[Dataset records]
-----
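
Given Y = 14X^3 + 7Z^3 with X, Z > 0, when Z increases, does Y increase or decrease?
Y increases

Taking the partial derivative:
∂Y/∂Z = 21Z^2

∂Y/∂Z = 21Z^2 > 0 (assuming positive values)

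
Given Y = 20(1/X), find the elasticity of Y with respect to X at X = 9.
Elasticity = -1

Elasticity = (dY/dX) · (X/Y)

dY/dX = -20/X²
At X = 9: dY/dX = -20/81, Y = 20/9

Elasticity = (-20/81) · (9 / (20/9)) = -1

Interpretation: for a small percentage change in X, the percentage change in Y is approximately -1.00 times as large.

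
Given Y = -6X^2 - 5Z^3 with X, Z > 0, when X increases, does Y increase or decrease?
Y decreases

Taking the partial derivative:
∂Y/∂X = -12X

∂Y/∂X = -12X < 0 (assuming positive values)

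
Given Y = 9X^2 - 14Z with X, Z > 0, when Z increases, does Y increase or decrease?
Y decreases

Taking the partial derivative:
∂Y/∂Z = -14

∂Y/∂Z = -14 < 0 (assuming positive values)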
-----
## [Goal of the exercise]
What is needed is an exact restatement of every record above.

## [Solved problem]
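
Given Y = 14X^3 + 7Z^3 with X, Z > 0, when Z increases, does Y increase or decrease?
Y increases

Taking the partial derivative:
∂Y/∂Z = 21Z^2

∂Y/∂Z = 21Z^2 > 0 (assuming positive values)

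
Given Y = 20(1/X), find the elasticity of Y with respect to X at X = 9.
Elasticity = -1

Elasticity = (dY/dX) · (X/Y)

dY/dX = -20/X²
At X = 9: dY/dX = -20/81, Y = 20/9

Elasticity = (-20/81) · (9 / (20/9)) = -1

Interpretation: for a small percentage change in X, the percentage change in Y is approximately -1.00 times as large.

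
Given Y = -6X^2 - 5Z^3 with X, Z > 0, when X increases, does Y increase or decrease?
Y decreases

Taking the partial derivative:
∂Y/∂X = -12X

∂Y/∂X = -12X < 0 (assuming positive values)

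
Given Y = 9X^2 - 14Z with X, Z > 0, when Z increases, does Y increase or decrease?
Y decreases

Taking the partial derivative:
∂Y/∂Z = -14

∂Y/∂Z = -14 < 0 (assuming positive values)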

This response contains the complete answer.